Exercise materials below:

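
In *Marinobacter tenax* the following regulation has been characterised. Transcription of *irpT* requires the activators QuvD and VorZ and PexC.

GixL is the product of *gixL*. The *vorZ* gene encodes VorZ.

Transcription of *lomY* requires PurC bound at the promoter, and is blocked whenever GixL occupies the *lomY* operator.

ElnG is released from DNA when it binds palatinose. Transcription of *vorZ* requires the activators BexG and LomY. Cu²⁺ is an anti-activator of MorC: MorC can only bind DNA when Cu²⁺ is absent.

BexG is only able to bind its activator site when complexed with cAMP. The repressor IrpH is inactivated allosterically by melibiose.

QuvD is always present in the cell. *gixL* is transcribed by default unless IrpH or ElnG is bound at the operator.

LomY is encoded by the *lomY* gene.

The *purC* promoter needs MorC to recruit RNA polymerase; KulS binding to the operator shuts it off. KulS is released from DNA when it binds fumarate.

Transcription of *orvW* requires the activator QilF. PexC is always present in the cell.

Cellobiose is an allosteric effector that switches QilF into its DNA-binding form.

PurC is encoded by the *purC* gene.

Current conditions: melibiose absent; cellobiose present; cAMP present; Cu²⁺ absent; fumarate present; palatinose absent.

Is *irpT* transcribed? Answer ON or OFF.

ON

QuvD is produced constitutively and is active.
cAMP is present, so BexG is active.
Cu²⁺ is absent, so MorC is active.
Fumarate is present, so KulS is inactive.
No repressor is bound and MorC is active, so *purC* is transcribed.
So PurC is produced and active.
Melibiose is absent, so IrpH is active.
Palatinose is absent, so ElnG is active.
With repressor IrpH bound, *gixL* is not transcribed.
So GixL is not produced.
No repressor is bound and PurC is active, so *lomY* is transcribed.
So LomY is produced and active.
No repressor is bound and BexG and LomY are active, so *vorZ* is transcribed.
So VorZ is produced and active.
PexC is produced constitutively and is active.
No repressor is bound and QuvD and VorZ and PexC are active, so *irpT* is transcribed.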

End of Exercise materials.
Exercise materials below:

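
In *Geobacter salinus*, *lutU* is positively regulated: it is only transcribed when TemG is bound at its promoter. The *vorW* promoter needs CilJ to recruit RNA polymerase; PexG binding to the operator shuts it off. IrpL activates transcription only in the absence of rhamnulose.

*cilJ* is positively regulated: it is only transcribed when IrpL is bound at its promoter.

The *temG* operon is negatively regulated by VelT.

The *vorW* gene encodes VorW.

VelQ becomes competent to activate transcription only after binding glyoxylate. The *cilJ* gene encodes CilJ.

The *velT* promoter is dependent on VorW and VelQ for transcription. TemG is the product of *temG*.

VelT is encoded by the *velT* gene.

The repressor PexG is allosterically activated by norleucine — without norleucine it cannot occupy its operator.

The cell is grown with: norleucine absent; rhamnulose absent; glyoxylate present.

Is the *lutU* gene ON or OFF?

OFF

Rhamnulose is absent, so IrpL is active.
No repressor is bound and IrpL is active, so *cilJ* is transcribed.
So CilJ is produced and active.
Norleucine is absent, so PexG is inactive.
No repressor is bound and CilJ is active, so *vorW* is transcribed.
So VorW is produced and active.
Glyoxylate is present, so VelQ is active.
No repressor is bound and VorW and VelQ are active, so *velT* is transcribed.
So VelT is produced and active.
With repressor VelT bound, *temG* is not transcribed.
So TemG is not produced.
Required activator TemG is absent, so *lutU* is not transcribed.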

End of Exercise materials.

● **Instructions to follow**:
Take the entries above and return only the lines from the one with "ElnG is released" to the one with "The *purC* promoter", both included, unchanged.

● **Answer box**:
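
ElnG is released from DNA when it binds palatinose. Transcription of *vorZ* requires the activators BexG and LomY. Cu²⁺ is an anti-activator of MorC: MorC can only bind DNA when Cu²⁺ is absent.

BexG is only able to bind its activator site when complexed with cAMP. The repressor IrpH is inactivated allosterically by melibiose.

QuvD is always present in the cell. *gixL* is transcribed by default unless IrpH or ElnG is bound at the operator.

LomY is encoded by the *lomY* gene.

The *purC* promoter needs MorC to recruit RNA polymerase; KulS binding to the operator shuts it off. KulS is released from DNA when it binds fumarate.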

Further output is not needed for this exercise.